Records for this exercise below:

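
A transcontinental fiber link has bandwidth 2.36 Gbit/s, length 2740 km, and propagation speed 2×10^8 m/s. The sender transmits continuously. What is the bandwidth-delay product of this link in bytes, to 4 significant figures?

4042000 bytes

Propagation delay = 2740000 / 200000000 = 0.0137 s.
BDP = R × t_prop = 2360000000 × 0.0137 = 32332000 bits.
In bytes: 32332000/8 = 4042000 bytes.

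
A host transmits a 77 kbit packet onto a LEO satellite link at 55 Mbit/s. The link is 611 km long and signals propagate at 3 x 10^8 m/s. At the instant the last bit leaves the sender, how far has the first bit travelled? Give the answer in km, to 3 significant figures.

420 km

t_tx = L/R = 77000/55000000 = 0.0014 s.
Distance = s × t_tx = 300000000 × 0.0014 = 420 km.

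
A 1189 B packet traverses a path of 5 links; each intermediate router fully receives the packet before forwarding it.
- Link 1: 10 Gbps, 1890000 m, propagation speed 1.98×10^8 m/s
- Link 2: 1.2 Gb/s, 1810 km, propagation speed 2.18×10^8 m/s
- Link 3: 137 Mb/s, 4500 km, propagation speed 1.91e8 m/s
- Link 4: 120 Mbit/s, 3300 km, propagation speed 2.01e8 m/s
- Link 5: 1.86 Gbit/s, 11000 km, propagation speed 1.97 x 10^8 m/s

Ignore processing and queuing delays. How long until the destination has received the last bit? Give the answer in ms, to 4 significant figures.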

End of Records for this exercise.

A word-for-word copy of the material above is required.

**Your response:**
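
A transcontinental fiber link has bandwidth 2.36 Gbit/s, length 2740 km, and propagation speed 2×10^8 m/s. The sender transmits continuously. What is the bandwidth-delay product of this link in bytes, to 4 significant figures?

4042000 bytes

Propagation delay = 2740000 / 200000000 = 0.0137 s.
BDP = R × t_prop = 2360000000 × 0.0137 = 32332000 bits.
In bytes: 32332000/8 = 4042000 bytes.

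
A host transmits a 77 kbit packet onto a LEO satellite link at 55 Mbit/s. The link is 611 km long and signals propagate at 3 x 10^8 m/s. At the instant the last bit leaves the sender, how far has the first bit travelled? Give the answer in km, to 3 significant figures.

420 km

t_tx = L/R = 77000/55000000 = 0.0014 s.
Distance = s × t_tx = 300000000 × 0.0014 = 420 km.

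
A 1189 B packet traverses a path of 5 links; each intermediate router fully receives the packet before forwarding it.
- Link 1: 10 Gbps, 1890000 m, propagation speed 1.98×10^8 m/s
- Link 2: 1.2 Gb/s, 1810 km, propagation speed 2.18×10^8 m/s
- Link 3: 137 Mb/s, 4500 km, propagation speed 1.91e8 m/s
- Link 4: 120 Mbit/s, 3300 km, propagation speed 2.01e8 m/s
- Link 5: 1.86 Gbit/s, 11000 km, propagation speed 1.97 x 10^8 m/s

Ignore processing and queuing delays. How long until the destination has received the last bit? Give the answer in ms, to 4 significant figures.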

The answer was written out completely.